Your objective:
Read the data below line by line and copy each one with "What" in it.

--- Extracted information Enclosed Below ---

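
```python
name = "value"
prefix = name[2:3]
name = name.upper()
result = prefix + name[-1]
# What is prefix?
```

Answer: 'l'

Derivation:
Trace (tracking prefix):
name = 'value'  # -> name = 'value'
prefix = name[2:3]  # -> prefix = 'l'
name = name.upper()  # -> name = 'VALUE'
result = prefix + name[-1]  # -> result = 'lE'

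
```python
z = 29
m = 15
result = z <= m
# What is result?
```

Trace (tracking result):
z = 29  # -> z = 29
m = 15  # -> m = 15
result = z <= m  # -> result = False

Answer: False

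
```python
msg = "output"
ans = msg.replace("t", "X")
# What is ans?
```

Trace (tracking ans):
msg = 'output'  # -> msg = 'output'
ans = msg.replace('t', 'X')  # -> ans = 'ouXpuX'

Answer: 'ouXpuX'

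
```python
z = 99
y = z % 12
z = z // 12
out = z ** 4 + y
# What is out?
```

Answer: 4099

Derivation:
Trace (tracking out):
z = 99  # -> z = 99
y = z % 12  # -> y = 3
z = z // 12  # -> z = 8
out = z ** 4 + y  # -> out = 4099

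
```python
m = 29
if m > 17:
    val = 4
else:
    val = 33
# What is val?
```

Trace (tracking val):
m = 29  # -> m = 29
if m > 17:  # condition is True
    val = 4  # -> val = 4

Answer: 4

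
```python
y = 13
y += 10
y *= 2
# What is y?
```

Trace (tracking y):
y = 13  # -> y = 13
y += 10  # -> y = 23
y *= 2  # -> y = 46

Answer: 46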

--- End of Enclosed Extracted information ---
--- Extracted information Enclosed Below ---

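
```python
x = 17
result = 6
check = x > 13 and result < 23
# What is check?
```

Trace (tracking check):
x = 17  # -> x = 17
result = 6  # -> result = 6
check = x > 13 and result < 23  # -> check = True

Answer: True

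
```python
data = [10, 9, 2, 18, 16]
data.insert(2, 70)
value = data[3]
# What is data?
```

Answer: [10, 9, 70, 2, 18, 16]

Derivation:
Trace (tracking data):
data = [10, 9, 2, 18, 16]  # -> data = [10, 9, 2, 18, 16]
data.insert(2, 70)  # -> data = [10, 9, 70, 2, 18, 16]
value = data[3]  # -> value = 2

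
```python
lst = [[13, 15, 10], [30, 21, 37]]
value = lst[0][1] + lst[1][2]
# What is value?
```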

--- End of Enclosed Extracted information ---
--- Extracted information Enclosed Below ---

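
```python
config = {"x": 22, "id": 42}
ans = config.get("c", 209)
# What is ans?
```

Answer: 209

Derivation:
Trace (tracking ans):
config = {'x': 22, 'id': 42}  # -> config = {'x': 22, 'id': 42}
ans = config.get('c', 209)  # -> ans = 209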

--- End of Enclosed Extracted information ---

Response:
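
# What is prefix?
# What is result?
# What is ans?
# What is out?
# What is val?
# What is y?
# What is check?
# What is data?
# What is value?
# What is ans?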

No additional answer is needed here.